About this exercise: For the word "labeled", count the lines of the data that include it and give only the total.

(Dataset entries)
Start of Block

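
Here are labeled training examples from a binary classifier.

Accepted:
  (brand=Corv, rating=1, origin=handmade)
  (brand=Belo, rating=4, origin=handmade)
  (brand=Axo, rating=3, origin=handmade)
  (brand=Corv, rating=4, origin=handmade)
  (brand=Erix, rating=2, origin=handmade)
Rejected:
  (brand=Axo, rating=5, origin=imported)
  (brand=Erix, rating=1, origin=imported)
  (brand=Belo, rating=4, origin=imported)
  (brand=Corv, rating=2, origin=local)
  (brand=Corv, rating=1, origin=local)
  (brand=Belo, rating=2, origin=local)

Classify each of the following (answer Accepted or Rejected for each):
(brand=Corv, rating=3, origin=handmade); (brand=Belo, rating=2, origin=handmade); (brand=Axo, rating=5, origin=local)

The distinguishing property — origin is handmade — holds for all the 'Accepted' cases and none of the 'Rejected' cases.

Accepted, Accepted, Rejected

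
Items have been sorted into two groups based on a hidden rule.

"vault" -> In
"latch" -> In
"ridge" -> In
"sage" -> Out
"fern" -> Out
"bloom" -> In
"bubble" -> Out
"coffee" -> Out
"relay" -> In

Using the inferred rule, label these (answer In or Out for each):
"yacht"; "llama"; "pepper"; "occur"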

End of Block
Start of Block

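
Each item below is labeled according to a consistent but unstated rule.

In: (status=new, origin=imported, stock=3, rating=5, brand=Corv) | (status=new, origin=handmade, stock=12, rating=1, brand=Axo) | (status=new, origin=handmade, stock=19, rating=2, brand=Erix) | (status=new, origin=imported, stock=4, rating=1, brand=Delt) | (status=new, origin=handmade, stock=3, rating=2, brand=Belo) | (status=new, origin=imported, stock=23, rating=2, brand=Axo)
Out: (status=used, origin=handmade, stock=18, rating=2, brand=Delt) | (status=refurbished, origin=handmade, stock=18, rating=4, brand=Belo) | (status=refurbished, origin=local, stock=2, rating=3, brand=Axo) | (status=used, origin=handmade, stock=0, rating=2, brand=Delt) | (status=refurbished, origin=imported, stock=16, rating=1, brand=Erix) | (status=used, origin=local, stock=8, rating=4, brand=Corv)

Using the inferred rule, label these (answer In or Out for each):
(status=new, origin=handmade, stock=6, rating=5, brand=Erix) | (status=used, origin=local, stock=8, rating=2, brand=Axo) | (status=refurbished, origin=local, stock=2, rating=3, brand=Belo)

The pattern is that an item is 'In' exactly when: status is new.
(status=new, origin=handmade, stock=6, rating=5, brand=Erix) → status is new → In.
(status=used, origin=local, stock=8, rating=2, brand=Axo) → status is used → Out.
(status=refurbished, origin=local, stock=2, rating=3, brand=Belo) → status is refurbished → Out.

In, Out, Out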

End of Block
Start of Block

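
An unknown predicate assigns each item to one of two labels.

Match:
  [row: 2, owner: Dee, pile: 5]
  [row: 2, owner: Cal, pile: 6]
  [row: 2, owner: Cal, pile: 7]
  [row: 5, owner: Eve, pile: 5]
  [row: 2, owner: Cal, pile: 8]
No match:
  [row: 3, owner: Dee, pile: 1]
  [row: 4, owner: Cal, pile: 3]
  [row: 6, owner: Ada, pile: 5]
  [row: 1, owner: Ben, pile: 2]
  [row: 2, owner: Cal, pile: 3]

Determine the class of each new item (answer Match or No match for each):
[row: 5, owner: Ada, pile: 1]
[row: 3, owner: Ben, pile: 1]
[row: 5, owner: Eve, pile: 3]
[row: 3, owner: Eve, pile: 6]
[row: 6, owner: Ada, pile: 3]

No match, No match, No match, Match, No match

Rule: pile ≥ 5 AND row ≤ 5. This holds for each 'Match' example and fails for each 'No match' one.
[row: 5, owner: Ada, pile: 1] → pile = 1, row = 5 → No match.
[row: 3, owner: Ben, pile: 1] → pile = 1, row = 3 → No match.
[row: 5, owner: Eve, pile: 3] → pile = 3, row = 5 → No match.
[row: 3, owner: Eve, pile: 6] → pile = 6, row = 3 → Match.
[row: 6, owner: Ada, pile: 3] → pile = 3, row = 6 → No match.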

End of Block

Answer box: 2